Saved data entries
BEGIN
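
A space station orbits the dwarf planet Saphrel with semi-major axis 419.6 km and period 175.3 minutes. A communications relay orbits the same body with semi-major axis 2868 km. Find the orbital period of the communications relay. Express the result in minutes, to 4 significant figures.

Kepler's third law: T² ∝ a³, so T₂ = T₁ (a₂/a₁)^(3/2).
a₂/a₁ = 6.835, (a₂/a₁)^(3/2) = 17.87.
T₂ = 175.3 × 17.87 = 3133 minutes.

T₂ ≈ 3133 minutes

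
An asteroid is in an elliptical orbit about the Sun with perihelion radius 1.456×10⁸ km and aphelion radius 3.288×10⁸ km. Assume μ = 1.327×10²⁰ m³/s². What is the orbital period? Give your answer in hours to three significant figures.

T ≈ 17500 hours

Semi-major axis a = (r_p + r_a)/2 = (1.4560×10⁸ + 3.2880×10⁸)/2 = 2.3720×10⁸ km = 2.372×10¹¹ m.
By Kepler's third law T = 2π√(a³/μ) = 2π × 1.003×10⁷ = 6.301×10⁷ s.
= 17500 hours.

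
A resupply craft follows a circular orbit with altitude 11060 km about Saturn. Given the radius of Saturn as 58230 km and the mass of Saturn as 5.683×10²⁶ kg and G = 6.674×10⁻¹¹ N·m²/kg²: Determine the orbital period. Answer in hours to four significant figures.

T ≈ 5.169 hours

μ = GM = 6.674×10⁻¹¹ × 5.683×10²⁶ = 3.793×10¹⁶ m³/s².
r = 58230 + 11060 = 69290 km = 6.9290×10⁷ m.
Kepler's third law: T = 2π√(r³/μ) = 2π√((6.929×10⁷)³ / 3.793×10¹⁶).
r³/μ = 8.771×10⁶ s², so T = 2π × 2.962×10³ = 1.861×10⁴ s.
Converting: 1.861×10⁴ s ÷ 3600 = 5.169 hours.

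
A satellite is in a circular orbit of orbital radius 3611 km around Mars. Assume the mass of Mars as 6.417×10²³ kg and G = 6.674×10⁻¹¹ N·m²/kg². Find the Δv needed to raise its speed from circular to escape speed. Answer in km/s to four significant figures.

Δv ≈ 1.426 km/s

μ = GM = 6.674×10⁻¹¹ × 6.417×10²³ = 4.283×10¹³ m³/s².
r = 3611 km = 3.611×10⁶ m.
Circular speed v_c = √(μ/r) = 3444 m/s.
Escape speed v_esc = √(2μ/r) = √2 × v_c = 4870 m/s.
Δv = v_esc − v_c = 1426 m/s = 1.426 km/s.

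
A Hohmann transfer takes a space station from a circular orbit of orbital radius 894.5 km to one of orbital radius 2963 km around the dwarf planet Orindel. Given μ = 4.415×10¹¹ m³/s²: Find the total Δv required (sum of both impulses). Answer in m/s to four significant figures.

Δv_total ≈ 291.4 m/s

r₁ = 894.5 km = 8.945×10⁵ m.
r₂ = 2963 km = 2.963×10⁶ m.
Transfer ellipse a_t = (r₁ + r₂)/2 = 1.929×10⁶ m.
At r₁: circular v_c1 = √(μ/r₁) = 702.5 m/s; transfer-periapsis v_p = √[μ(2/r₁ − 1/a_t)] = 870.8 m/s.
Δv₁ = v_p − v_c1 = 168.2 m/s.
At r₂: circular v_c2 = √(μ/r₂) = 386.0 m/s; transfer-apoapsis v_a = √[μ(2/r₂ − 1/a_t)] = 262.9 m/s.
Δv₂ = v_c2 − v_a = 123.1 m/s.
Total Δv = Δv₁ + Δv₂ = 291.4 m/s.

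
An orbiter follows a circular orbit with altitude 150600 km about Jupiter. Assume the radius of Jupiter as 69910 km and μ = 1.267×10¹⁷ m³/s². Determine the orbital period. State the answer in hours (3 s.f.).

r = 69910 + 150600 = 220510 km = 2.2051×10⁸ m.
Kepler's third law: T = 2π√(r³/μ) = 2π√((2.205×10⁸)³ / 1.267×10¹⁷).
r³/μ = 8.463×10⁷ s², so T = 2π × 9.199×10³ = 5.780×10⁴ s.
Converting: 5.780×10⁴ s ÷ 3600 = 16.06 hours.

T ≈ 16.1 hours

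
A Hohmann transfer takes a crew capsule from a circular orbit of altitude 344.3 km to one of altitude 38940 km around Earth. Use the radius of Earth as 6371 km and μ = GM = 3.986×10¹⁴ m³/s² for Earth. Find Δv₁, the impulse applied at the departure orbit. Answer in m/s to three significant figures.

r₁ = 6371 + 344.3 = 6715.3 km = 6.7153×10⁶ m.
r₂ = 6371 + 38940 = 45311 km = 4.5311×10⁷ m.
Transfer ellipse a_t = (r₁ + r₂)/2 = 2.601×10⁷ m.
At r₁: circular v_c1 = √(μ/r₁) = 7704 m/s; transfer-perigee v_p = √[μ(2/r₁ − 1/a_t)] = 10170 m/s.
Δv₁ = v_p − v_c1 = 2464 m/s.

Δv ≈ 2460 m/s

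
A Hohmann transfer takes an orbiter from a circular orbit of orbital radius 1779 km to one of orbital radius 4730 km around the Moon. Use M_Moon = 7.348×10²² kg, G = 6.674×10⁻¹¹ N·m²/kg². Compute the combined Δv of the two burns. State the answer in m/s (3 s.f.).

Δv_total ≈ 607 m/s

μ = GM = 6.674×10⁻¹¹ × 7.348×10²² = 4.904×10¹² m³/s².
r₁ = 1779 km = 1.779×10⁶ m.
r₂ = 4730 km = 4.730×10⁶ m.
Transfer ellipse a_t = (r₁ + r₂)/2 = 3.254×10⁶ m.
At r₁: circular v_c1 = √(μ/r₁) = 1660 m/s; transfer-perilune v_p = √[μ(2/r₁ − 1/a_t)] = 2002 m/s.
Δv₁ = v_p − v_c1 = 341.3 m/s.
At r₂: circular v_c2 = √(μ/r₂) = 1018 m/s; transfer-apolune v_a = √[μ(2/r₂ − 1/a_t)] = 752.8 m/s.
Δv₂ = v_c2 − v_a = 265.4 m/s.
Total Δv = Δv₁ + Δv₂ = 606.7 m/s.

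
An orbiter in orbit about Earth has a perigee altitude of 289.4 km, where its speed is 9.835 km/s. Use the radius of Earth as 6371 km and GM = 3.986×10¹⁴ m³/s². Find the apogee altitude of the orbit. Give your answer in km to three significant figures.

r_p = 6371 + 289.4 = 6660.4 km = 6.660×10⁶ m.
Specific energy ε = v²/2 − μ/r = -1.148×10⁷ J/kg, so a = −μ/(2ε) = 1.736×10⁷ m.
The apsides satisfy r_p + r_a = 2a, so the apogee radius is 2a − r_p = 2.805×10⁷ m = 28053 km.
Apogee altitude = 28053 − 6371 = 21682 km.

apogee altitude ≈ 21700 km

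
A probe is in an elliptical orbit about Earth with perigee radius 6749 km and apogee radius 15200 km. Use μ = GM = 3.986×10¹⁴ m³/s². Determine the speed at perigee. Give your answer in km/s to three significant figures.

Semi-major axis a = (r_p + r_a)/2 = 10974 km = 1.097×10⁷ m.
Vis-viva: v² = μ(2/r − 1/a) = 3.986×10¹⁴ × (2.963×10⁻⁷ − 9.112×10⁻⁸) = 8.180×10⁷ m²/s².
v = 9044 m/s = 9.044 km/s.

v ≈ 9.04 km/s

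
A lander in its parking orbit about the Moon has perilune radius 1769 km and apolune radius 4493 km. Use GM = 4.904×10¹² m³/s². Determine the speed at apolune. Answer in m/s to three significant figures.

v ≈ 785 m/s

Semi-major axis a = (r_p + r_a)/2 = 3131.0 km = 3.131×10⁶ m.
Vis-viva: v² = μ(2/r − 1/a) = 4.904×10¹² × (4.451×10⁻⁷ − 3.194×10⁻⁷) = 6.167×10⁵ m²/s².
v = 785.3 m/s.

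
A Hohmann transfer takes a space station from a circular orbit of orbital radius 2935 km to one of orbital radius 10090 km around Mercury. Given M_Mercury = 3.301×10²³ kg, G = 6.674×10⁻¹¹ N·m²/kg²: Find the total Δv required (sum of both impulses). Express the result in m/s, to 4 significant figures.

μ = GM = 6.674×10⁻¹¹ × 3.301×10²³ = 2.203×10¹³ m³/s².
r₁ = 2935 km = 2.935×10⁶ m.
r₂ = 10090 km = 1.009×10⁷ m.
Transfer ellipse a_t = (r₁ + r₂)/2 = 6.512×10⁶ m.
At r₁: circular v_c1 = √(μ/r₁) = 2740 m/s; transfer-periherm v_p = √[μ(2/r₁ − 1/a_t)] = 3410 m/s.
Δv₁ = v_p − v_c1 = 670.5 m/s.
At r₂: circular v_c2 = √(μ/r₂) = 1478 m/s; transfer-apoherm v_a = √[μ(2/r₂ − 1/a_t)] = 992.0 m/s.
Δv₂ = v_c2 − v_a = 485.7 m/s.
Total Δv = Δv₁ + Δv₂ = 1156 m/s.

Δv_total ≈ 1156 m/s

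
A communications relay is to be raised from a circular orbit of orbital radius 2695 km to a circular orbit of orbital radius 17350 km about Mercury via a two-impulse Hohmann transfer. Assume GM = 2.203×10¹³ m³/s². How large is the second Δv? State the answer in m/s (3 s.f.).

r₁ = 2695 km = 2.695×10⁶ m.
r₂ = 17350 km = 1.735×10⁷ m.
Transfer ellipse a_t = (r₁ + r₂)/2 = 1.002×10⁷ m.
At r₁: circular v_c1 = √(μ/r₁) = 2859 m/s; transfer-periherm v_p = √[μ(2/r₁ − 1/a_t)] = 3762 m/s.
At r₂: circular v_c2 = √(μ/r₂) = 1127 m/s; transfer-apoherm v_a = √[μ(2/r₂ − 1/a_t)] = 584.3 m/s.
Δv₂ = v_c2 − v_a = 542.5 m/s.

Δv ≈ 543 m/s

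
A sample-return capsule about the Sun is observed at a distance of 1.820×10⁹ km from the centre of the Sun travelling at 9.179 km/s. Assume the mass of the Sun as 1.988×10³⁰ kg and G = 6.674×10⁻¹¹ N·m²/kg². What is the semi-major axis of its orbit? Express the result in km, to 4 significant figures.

μ = GM = 6.674×10⁻¹¹ × 1.988×10³⁰ = 1.327×10²⁰ m³/s².
r = 1.820×10¹² m.
Specific orbital energy ε = v²/2 − μ/r = (9179)²/2 − 1.327×10²⁰/1.820×10¹² = -3.077×10⁷ J/kg.
Since ε = −μ/(2a), a = −μ/(2ε) = 2.156×10¹² m = 2.1557×10⁹ km.

a ≈ 2.156×10⁹ km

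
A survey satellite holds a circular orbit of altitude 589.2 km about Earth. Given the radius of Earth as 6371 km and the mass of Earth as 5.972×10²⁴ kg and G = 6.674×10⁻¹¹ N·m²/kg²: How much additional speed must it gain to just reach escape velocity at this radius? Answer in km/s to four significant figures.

μ = GM = 6.674×10⁻¹¹ × 5.972×10²⁴ = 3.986×10¹⁴ m³/s².
r = 6371 + 589.2 = 6960.2 km = 6.9602×10⁶ m.
Circular speed v_c = √(μ/r) = 7567 m/s.
Escape speed v_esc = √(2μ/r) = √2 × v_c = 10700 m/s.
Δv = v_esc − v_c = 3134 m/s = 3.134 km/s.

Δv ≈ 3.134 km/s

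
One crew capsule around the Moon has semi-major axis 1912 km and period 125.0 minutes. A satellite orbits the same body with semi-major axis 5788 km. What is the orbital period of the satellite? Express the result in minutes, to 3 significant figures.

Kepler's third law: T² ∝ a³, so T₂ = T₁ (a₂/a₁)^(3/2).
a₂/a₁ = 3.027, (a₂/a₁)^(3/2) = 5.267.
T₂ = 125.0 × 5.267 = 658.4 minutes.

T₂ ≈ 658 minutes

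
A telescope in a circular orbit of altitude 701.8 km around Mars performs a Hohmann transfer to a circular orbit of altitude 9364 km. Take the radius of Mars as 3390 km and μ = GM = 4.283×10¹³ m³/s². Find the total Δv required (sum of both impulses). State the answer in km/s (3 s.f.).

Δv_total ≈ 1.30 km/s

r₁ = 3390 + 701.8 = 4091.8 km = 4.0918×10⁶ m.
r₂ = 3390 + 9364 = 12754 km = 1.2754×10⁷ m.
Transfer ellipse a_t = (r₁ + r₂)/2 = 8.423×10⁶ m.
At r₁: circular v_c1 = √(μ/r₁) = 3235 m/s; transfer-periapsis v_p = √[μ(2/r₁ − 1/a_t)] = 3981 m/s.
Δv₁ = v_p − v_c1 = 745.8 m/s.
At r₂: circular v_c2 = √(μ/r₂) = 1833 m/s; transfer-apoapsis v_a = √[μ(2/r₂ − 1/a_t)] = 1277 m/s.
Δv₂ = v_c2 − v_a = 555.3 m/s.
Total Δv = Δv₁ + Δv₂ = 1301 m/s = 1.301 km/s.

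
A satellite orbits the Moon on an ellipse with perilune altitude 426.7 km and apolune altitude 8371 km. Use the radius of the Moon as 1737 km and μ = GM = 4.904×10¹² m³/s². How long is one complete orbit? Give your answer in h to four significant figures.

T ≈ 11.98 h

r_p = 1737 + 426.7 = 2163.7 km = 2.1637×10⁶ m.
r_a = 1737 + 8371 = 10108 km = 1.0108×10⁷ m.
Semi-major axis a = (r_p + r_a)/2 = (2163.7 + 10108)/2 = 6135.9 km = 6.136×10⁶ m.
By Kepler's third law T = 2π√(a³/μ) = 2π × 6.863×10³ = 4.312×10⁴ s.
= 11.98 h.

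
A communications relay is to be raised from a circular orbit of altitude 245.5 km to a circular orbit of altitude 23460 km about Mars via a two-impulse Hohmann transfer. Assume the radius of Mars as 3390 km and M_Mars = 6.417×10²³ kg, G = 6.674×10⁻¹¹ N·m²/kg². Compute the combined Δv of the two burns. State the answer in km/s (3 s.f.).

μ = GM = 6.674×10⁻¹¹ × 6.417×10²³ = 4.283×10¹³ m³/s².
r₁ = 3390 + 245.5 = 3635.5 km = 3.6355×10⁶ m.
r₂ = 3390 + 23460 = 26850 km = 2.6850×10⁷ m.
Transfer ellipse a_t = (r₁ + r₂)/2 = 1.524×10⁷ m.
At r₁: circular v_c1 = √(μ/r₁) = 3432 m/s; transfer-periapsis v_p = √[μ(2/r₁ − 1/a_t)] = 4555 m/s.
Δv₁ = v_p − v_c1 = 1123 m/s.
At r₂: circular v_c2 = √(μ/r₂) = 1263 m/s; transfer-apoapsis v_a = √[μ(2/r₂ − 1/a_t)] = 616.8 m/s.
Δv₂ = v_c2 − v_a = 646.2 m/s.
Total Δv = Δv₁ + Δv₂ = 1769 m/s = 1.769 km/s.

Δv_total ≈ 1.77 km/s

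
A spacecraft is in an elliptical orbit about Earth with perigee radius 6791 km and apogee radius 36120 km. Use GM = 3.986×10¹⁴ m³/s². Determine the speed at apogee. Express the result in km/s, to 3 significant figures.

Semi-major axis a = (r_p + r_a)/2 = 21456 km = 2.146×10⁷ m.
Vis-viva: v² = μ(2/r − 1/a) = 3.986×10¹⁴ × (5.537×10⁻⁸ − 4.661×10⁻⁸) = 3.493×10⁶ m²/s².
v = 1869 m/s = 1.869 km/s.

v ≈ 1.87 km/s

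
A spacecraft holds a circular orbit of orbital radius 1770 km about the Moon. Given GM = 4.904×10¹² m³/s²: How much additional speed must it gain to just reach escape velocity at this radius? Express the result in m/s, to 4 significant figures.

Δv ≈ 689.5 m/s

r = 1770 km = 1.770×10⁶ m.
Circular speed v_c = √(μ/r) = 1665 m/s.
Escape speed v_esc = √(2μ/r) = √2 × v_c = 2354 m/s.
Δv = v_esc − v_c = 689.5 m/s.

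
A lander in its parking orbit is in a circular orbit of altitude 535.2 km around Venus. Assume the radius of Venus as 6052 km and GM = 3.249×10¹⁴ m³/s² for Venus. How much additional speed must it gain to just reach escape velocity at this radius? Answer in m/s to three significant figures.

Δv ≈ 2910 m/s

r = 6052 + 535.2 = 6587.2 km = 6.5872×10⁶ m.
Circular speed v_c = √(μ/r) = 7023 m/s.
Escape speed v_esc = √(2μ/r) = √2 × v_c = 9932 m/s.
Δv = v_esc − v_c = 2909 m/s.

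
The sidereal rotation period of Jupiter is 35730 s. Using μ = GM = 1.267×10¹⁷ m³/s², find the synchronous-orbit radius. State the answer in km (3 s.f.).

r_sync ≈ 1.60×10⁵ km

A synchronous orbit has period T, so by Kepler's third law a = (μT²/4π²)^(1/3).
μT²/4π² = 1.267×10¹⁷ × (3.573×10⁴)² / 39.48 = 4.097×10²⁴ m³.
a = 1.600×10⁸ m = 1.6002×10⁵ km.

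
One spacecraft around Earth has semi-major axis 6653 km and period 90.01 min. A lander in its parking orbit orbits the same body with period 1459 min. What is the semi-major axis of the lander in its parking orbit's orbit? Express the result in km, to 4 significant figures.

Kepler's third law: a³ ∝ T², so a₂ = a₁ (T₂/T₁)^(2/3).
T₂/T₁ = 16.21, (T₂/T₁)^(2/3) = 6.405.
a₂ = 6653 × 6.405 = 42610 km.

a₂ ≈ 42610 km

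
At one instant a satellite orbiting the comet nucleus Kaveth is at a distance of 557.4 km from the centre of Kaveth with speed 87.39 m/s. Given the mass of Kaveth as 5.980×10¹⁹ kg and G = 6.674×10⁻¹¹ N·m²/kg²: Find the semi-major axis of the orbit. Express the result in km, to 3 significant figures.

μ = GM = 6.674×10⁻¹¹ × 5.980×10¹⁹ = 3.991×10⁹ m³/s².
r = 5.574×10⁵ m.
Specific orbital energy ε = v²/2 − μ/r = (87.39)²/2 − 3.991×10⁹/5.574×10⁵ = -3.342×10³ J/kg.
Since ε = −μ/(2a), a = −μ/(2ε) = 5.972×10⁵ m = 597.17 km.

a ≈ 597 km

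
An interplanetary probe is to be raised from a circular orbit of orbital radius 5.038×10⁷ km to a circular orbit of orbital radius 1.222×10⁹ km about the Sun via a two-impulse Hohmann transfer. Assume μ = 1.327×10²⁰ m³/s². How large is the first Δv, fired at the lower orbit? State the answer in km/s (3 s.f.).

r₁ = 5.038×10⁷ km = 5.038×10¹⁰ m.
r₂ = 1.222×10⁹ km = 1.222×10¹² m.
Transfer ellipse a_t = (r₁ + r₂)/2 = 6.362×10¹¹ m.
At r₁: circular v_c1 = √(μ/r₁) = 51320 m/s; transfer-perihelion v_p = √[μ(2/r₁ − 1/a_t)] = 71130 m/s.
Δv₁ = v_p − v_c1 = 19810 m/s.
= 19.81 km/s.

Δv ≈ 19.8 km/s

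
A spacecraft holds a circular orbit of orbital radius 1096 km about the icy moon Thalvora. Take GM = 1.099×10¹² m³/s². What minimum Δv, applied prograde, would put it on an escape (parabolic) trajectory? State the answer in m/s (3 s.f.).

Δv ≈ 415 m/s

r = 1096 km = 1.096×10⁶ m.
Circular speed v_c = √(μ/r) = 1001 m/s.
Escape speed v_esc = √(2μ/r) = √2 × v_c = 1416 m/s.
Δv = v_esc − v_c = 414.8 m/s.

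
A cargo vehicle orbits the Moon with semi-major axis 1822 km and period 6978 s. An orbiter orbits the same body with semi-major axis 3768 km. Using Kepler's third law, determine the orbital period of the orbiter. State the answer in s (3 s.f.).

Kepler's third law: T² ∝ a³, so T₂ = T₁ (a₂/a₁)^(3/2).
a₂/a₁ = 2.068, (a₂/a₁)^(3/2) = 2.974.
T₂ = 6978 × 2.974 = 20750 s.

T₂ ≈ 20800 s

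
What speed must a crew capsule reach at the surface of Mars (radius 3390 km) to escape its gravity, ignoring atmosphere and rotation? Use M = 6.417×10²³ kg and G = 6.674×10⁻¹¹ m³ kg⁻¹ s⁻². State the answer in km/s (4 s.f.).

μ = GM = 6.674×10⁻¹¹ × 6.417×10²³ = 4.283×10¹³ m³/s².
r = R = 3.390×10⁶ m.
Escape speed v_esc = √(2μ/r) = √(2 × 4.283×10¹³ / 3.390×10⁶) = √(2.527×10⁷) = 5027 m/s.
= 5.027 km/s.

v_esc ≈ 5.027 km/s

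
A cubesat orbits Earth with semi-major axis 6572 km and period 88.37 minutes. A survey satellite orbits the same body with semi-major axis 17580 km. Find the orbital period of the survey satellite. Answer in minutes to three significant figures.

T₂ ≈ 387 minutes

Kepler's third law: T² ∝ a³, so T₂ = T₁ (a₂/a₁)^(3/2).
a₂/a₁ = 2.675, (a₂/a₁)^(3/2) = 4.375.
T₂ = 88.37 × 4.375 = 386.6 minutes.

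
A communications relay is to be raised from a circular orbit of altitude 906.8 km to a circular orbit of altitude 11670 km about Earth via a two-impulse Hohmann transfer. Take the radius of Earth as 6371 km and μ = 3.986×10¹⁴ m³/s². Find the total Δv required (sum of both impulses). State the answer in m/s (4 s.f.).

r₁ = 6371 + 906.8 = 7277.8 km = 7.2778×10⁶ m.
r₂ = 6371 + 11670 = 18041 km = 1.8041×10⁷ m.
Transfer ellipse a_t = (r₁ + r₂)/2 = 1.266×10⁷ m.
At r₁: circular v_c1 = √(μ/r₁) = 7401 m/s; transfer-perigee v_p = √[μ(2/r₁ − 1/a_t)] = 8835 m/s.
Δv₁ = v_p − v_c1 = 1434 m/s.
At r₂: circular v_c2 = √(μ/r₂) = 4700 m/s; transfer-apogee v_a = √[μ(2/r₂ − 1/a_t)] = 3564 m/s.
Δv₂ = v_c2 − v_a = 1136 m/s.
Total Δv = Δv₁ + Δv₂ = 2571 m/s.

Δv_total ≈ 2571 m/s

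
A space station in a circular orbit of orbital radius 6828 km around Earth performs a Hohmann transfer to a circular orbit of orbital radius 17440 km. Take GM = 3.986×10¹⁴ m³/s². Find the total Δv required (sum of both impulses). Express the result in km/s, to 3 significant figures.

Δv_total ≈ 2.71 km/s

r₁ = 6828 km = 6.828×10⁶ m.
r₂ = 17440 km = 1.744×10⁷ m.
Transfer ellipse a_t = (r₁ + r₂)/2 = 1.213×10⁷ m.
At r₁: circular v_c1 = √(μ/r₁) = 7641 m/s; transfer-perigee v_p = √[μ(2/r₁ − 1/a_t)] = 9160 m/s.
Δv₁ = v_p − v_c1 = 1519 m/s.
At r₂: circular v_c2 = √(μ/r₂) = 4781 m/s; transfer-apogee v_a = √[μ(2/r₂ − 1/a_t)] = 3586 m/s.
Δv₂ = v_c2 − v_a = 1194 m/s.
Total Δv = Δv₁ + Δv₂ = 2714 m/s = 2.714 km/s.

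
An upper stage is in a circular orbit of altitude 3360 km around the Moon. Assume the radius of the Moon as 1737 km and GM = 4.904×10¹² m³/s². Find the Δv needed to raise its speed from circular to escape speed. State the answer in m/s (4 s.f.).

Δv ≈ 406.3 m/s

r = 1737 + 3360 = 5097.0 km = 5.0970×10⁶ m.
Circular speed v_c = √(μ/r) = 980.9 m/s.
Escape speed v_esc = √(2μ/r) = √2 × v_c = 1387 m/s.
Δv = v_esc − v_c = 406.3 m/s.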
END
▸ **What you need to do**
Reproduce exactly the stretch of lines that starts at the one containing "An upper stage" and ends with the final line of the data, including both ends and nothing more.

▸ **Task solution**
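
An upper stage is in a circular orbit of altitude 3360 km around the Moon. Assume the radius of the Moon as 1737 km and GM = 4.904×10¹² m³/s². Find the Δv needed to raise its speed from circular to escape speed. State the answer in m/s (4 s.f.).

Δv ≈ 406.3 m/s

r = 1737 + 3360 = 5097.0 km = 5.0970×10⁶ m.
Circular speed v_c = √(μ/r) = 980.9 m/s.
Escape speed v_esc = √(2μ/r) = √2 × v_c = 1387 m/s.
Δv = v_esc − v_c = 406.3 m/s.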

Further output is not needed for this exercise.